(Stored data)
━━━

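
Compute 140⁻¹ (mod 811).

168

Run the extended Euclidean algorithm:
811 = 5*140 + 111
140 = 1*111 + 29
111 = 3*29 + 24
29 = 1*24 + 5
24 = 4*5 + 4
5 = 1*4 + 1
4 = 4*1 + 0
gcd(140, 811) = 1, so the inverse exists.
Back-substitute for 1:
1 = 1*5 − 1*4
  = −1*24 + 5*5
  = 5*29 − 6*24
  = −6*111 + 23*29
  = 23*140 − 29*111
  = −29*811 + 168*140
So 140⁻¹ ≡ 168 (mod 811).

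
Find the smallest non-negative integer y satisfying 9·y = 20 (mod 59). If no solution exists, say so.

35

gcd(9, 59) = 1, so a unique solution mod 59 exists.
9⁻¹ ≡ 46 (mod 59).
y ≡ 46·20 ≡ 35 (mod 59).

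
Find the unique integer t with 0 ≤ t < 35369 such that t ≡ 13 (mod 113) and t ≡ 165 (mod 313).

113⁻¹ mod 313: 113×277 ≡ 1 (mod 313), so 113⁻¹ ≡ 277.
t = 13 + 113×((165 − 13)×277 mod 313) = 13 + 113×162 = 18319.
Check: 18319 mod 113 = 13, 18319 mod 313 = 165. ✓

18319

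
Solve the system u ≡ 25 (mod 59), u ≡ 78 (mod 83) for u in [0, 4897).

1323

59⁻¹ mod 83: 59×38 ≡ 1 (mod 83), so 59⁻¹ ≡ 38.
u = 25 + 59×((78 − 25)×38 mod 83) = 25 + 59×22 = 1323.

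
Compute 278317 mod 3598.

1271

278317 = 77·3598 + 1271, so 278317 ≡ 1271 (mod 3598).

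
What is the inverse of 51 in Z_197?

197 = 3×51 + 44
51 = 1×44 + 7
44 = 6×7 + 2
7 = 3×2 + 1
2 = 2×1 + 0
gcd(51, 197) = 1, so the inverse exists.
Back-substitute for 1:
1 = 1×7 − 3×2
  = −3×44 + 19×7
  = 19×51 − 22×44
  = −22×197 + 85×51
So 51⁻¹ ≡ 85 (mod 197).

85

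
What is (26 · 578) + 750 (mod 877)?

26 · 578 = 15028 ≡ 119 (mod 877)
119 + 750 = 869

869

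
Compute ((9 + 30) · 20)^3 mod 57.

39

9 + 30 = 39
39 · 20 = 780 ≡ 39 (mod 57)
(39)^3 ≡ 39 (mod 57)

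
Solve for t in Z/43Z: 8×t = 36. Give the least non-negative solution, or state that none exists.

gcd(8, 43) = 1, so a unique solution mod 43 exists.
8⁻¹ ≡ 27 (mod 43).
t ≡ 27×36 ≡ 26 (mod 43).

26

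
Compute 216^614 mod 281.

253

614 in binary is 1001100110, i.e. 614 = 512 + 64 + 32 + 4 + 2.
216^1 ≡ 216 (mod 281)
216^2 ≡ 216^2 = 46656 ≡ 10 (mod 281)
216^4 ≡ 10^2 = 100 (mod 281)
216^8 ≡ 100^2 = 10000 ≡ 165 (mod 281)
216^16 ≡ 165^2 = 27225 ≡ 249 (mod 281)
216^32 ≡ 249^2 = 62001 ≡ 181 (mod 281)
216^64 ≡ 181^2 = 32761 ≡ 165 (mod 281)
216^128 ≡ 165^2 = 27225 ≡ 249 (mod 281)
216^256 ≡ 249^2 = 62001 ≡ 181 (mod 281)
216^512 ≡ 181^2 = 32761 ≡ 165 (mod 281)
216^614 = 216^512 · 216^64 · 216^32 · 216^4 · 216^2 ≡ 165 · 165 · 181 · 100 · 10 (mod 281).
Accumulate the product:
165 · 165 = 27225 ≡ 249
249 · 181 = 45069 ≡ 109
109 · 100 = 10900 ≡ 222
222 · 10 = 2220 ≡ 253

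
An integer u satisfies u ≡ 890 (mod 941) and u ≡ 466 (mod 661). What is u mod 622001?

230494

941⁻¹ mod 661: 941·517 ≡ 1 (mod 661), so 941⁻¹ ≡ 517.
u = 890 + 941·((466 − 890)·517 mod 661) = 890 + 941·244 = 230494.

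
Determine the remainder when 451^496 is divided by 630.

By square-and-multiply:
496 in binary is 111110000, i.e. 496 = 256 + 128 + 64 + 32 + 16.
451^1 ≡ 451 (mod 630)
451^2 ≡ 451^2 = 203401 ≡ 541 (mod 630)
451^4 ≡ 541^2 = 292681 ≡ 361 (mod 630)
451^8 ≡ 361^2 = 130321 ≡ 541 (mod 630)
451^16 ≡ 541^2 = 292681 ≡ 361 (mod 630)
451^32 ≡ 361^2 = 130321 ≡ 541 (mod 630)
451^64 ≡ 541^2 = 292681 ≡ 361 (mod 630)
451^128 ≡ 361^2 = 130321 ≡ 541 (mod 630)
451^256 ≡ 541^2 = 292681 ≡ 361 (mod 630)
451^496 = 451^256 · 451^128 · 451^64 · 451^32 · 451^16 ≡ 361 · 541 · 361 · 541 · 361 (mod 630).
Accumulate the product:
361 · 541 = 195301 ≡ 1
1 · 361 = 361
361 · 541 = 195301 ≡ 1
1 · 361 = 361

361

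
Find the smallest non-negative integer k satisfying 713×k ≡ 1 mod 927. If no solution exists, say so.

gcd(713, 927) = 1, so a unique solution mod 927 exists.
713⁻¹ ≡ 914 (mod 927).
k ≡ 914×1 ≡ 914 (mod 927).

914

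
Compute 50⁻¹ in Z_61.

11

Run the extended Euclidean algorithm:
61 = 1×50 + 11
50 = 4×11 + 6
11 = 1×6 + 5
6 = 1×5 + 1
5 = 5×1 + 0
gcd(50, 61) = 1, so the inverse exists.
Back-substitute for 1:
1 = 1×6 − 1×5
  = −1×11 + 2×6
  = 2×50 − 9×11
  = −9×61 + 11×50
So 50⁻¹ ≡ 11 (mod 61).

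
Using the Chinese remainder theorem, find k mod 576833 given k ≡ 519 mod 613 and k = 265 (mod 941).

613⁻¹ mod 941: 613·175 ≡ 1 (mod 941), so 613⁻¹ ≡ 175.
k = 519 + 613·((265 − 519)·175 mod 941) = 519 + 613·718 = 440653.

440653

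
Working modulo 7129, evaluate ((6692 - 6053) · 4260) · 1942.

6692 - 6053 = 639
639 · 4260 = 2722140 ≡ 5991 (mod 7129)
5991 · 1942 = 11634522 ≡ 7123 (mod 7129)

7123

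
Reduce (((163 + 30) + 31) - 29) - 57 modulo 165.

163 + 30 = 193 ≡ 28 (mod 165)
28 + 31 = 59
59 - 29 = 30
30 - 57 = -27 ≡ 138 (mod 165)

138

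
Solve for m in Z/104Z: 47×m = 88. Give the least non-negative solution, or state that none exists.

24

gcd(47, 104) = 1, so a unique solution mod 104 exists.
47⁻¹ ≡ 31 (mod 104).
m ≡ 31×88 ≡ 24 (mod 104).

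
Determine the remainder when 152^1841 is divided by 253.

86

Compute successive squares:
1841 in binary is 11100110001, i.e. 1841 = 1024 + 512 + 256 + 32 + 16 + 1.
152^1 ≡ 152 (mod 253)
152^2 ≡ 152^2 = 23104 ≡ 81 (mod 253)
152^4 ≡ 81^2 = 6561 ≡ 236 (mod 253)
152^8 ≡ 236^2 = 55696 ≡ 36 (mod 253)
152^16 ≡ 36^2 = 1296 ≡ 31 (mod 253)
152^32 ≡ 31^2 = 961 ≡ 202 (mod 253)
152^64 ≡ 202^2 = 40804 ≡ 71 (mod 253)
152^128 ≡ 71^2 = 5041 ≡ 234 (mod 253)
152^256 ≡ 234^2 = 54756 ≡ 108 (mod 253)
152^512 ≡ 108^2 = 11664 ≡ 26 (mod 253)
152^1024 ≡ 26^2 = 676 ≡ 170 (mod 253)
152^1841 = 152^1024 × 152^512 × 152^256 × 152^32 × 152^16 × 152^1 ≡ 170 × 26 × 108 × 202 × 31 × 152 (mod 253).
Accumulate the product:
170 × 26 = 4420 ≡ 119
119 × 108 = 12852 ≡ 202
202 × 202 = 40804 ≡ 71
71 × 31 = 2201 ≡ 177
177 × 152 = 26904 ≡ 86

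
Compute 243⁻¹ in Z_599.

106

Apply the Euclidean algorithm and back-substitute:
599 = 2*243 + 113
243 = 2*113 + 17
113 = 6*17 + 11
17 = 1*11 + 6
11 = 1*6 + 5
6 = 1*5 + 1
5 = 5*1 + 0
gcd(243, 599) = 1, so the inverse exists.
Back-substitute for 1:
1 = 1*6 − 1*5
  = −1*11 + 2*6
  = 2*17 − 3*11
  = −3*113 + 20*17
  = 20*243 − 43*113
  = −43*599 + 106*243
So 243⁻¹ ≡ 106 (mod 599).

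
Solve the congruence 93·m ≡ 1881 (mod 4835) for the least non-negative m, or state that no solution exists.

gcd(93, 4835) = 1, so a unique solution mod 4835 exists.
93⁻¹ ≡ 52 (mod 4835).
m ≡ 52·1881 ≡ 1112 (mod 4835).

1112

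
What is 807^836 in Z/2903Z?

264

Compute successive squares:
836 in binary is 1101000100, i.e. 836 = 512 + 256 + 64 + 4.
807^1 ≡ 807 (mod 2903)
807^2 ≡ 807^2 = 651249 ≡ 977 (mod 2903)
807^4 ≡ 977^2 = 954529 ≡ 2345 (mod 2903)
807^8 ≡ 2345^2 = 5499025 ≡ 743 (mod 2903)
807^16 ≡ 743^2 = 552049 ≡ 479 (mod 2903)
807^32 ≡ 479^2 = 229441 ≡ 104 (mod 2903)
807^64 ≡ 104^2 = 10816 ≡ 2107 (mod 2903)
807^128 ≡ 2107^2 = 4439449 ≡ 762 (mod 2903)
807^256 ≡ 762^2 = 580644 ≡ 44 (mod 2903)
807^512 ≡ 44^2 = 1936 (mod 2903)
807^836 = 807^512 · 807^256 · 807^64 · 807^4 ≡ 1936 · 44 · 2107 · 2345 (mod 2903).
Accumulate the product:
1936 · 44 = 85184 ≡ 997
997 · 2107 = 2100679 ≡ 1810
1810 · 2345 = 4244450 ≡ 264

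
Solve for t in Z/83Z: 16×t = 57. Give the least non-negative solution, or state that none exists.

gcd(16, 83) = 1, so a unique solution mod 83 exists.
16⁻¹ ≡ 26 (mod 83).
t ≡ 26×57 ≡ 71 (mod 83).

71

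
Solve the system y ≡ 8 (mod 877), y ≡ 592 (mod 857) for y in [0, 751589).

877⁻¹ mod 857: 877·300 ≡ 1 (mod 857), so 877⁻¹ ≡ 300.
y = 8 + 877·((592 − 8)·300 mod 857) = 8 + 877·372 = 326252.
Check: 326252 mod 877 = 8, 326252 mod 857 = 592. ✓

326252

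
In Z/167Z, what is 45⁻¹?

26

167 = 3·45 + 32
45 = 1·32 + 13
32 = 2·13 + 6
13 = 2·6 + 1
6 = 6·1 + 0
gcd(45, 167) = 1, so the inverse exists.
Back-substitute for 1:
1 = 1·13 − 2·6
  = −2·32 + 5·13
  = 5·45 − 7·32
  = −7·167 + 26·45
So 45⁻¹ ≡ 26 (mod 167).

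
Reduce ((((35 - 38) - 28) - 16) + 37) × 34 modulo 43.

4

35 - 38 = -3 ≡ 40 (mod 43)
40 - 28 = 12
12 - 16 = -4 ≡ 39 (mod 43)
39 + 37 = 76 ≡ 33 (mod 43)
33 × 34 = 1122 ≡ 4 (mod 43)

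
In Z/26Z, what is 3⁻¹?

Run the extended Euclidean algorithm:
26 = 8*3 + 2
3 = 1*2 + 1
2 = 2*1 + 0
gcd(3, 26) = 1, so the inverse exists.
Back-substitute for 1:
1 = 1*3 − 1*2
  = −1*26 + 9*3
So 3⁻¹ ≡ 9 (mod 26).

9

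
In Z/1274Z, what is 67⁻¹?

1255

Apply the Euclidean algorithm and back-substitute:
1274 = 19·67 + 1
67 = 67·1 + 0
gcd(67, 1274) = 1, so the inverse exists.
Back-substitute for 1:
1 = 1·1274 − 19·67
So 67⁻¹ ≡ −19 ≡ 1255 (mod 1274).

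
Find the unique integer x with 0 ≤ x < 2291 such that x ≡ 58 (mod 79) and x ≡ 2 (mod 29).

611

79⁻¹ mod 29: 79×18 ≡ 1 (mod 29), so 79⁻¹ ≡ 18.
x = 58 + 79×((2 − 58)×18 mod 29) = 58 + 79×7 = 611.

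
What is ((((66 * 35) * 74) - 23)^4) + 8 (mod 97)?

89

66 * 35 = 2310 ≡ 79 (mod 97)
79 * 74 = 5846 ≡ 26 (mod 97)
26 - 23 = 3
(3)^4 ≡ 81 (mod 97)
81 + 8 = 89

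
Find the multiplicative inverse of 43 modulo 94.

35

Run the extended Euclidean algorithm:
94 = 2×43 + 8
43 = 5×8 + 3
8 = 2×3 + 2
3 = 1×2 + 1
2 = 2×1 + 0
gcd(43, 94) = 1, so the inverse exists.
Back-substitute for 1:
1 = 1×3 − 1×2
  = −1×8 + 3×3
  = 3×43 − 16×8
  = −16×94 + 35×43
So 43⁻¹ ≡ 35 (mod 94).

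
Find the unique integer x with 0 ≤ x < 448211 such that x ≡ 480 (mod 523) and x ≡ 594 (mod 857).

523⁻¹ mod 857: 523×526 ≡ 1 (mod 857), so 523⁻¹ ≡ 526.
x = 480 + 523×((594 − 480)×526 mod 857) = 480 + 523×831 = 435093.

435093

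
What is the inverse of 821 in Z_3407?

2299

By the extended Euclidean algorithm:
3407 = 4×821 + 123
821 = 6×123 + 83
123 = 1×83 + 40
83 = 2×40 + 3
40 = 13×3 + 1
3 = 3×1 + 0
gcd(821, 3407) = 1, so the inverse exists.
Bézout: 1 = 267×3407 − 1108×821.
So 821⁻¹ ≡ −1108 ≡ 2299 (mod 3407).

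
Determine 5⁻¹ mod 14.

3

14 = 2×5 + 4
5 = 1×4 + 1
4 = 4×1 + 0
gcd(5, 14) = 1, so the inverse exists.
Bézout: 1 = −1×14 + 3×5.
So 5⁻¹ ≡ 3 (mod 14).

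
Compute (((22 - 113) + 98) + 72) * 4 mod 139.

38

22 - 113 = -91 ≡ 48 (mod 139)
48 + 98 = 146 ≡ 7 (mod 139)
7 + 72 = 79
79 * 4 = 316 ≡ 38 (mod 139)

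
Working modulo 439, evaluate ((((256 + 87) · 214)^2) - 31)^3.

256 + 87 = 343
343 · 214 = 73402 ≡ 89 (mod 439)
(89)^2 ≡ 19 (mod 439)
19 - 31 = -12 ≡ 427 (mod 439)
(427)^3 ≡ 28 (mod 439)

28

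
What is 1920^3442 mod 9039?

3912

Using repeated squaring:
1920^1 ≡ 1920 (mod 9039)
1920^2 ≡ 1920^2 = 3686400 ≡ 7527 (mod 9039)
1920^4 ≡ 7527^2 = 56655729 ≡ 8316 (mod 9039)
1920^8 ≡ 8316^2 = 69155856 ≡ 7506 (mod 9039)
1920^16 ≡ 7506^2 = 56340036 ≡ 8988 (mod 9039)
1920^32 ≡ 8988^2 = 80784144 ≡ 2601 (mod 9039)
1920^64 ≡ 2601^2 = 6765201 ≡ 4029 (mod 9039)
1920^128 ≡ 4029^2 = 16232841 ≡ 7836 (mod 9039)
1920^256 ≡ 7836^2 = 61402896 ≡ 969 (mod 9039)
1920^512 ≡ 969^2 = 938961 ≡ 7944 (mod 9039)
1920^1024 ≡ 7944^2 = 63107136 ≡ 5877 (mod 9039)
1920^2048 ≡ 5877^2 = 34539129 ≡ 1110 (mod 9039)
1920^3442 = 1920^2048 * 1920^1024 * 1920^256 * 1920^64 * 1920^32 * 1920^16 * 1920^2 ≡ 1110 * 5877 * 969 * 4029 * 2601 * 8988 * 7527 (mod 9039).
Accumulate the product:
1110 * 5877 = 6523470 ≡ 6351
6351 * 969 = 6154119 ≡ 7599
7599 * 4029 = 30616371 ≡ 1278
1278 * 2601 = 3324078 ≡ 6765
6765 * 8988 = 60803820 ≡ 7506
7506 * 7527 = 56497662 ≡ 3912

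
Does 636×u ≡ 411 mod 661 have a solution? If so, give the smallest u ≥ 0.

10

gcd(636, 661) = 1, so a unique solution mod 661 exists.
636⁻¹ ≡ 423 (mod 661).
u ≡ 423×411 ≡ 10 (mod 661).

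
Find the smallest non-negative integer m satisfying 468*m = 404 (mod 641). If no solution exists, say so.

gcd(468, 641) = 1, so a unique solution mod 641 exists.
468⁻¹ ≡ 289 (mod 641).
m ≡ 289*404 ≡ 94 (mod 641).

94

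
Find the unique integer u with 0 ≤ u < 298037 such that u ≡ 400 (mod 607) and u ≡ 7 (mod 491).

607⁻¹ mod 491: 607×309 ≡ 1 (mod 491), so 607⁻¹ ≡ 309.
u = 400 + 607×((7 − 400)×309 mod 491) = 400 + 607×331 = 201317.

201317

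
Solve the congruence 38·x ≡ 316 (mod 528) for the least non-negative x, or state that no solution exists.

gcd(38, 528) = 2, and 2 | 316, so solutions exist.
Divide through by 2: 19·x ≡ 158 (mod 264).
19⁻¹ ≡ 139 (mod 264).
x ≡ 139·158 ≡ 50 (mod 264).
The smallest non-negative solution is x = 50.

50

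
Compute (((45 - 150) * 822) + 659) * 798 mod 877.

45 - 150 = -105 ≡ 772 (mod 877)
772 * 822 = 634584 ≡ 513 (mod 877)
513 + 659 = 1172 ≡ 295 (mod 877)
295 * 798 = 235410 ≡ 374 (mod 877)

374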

━━━

■ **What you will do**
From the line with "Find the unique integer u" through the final line of the records, return each line exactly. Leave out the rest.

■ **Your response**
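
Find the unique integer u with 0 ≤ u < 298037 such that u ≡ 400 (mod 607) and u ≡ 7 (mod 491).

607⁻¹ mod 491: 607×309 ≡ 1 (mod 491), so 607⁻¹ ≡ 309.
u = 400 + 607×((7 − 400)×309 mod 491) = 400 + 607×331 = 201317.

201317

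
Solve the congruence 38·x ≡ 316 (mod 528) for the least non-negative x, or state that no solution exists.

gcd(38, 528) = 2, and 2 | 316, so solutions exist.
Divide through by 2: 19·x ≡ 158 (mod 264).
19⁻¹ ≡ 139 (mod 264).
x ≡ 139·158 ≡ 50 (mod 264).
The smallest non-negative solution is x = 50.

50

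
Compute (((45 - 150) * 822) + 659) * 798 mod 877.

45 - 150 = -105 ≡ 772 (mod 877)
772 * 822 = 634584 ≡ 513 (mod 877)
513 + 659 = 1172 ≡ 295 (mod 877)
295 * 798 = 235410 ≡ 374 (mod 877)

374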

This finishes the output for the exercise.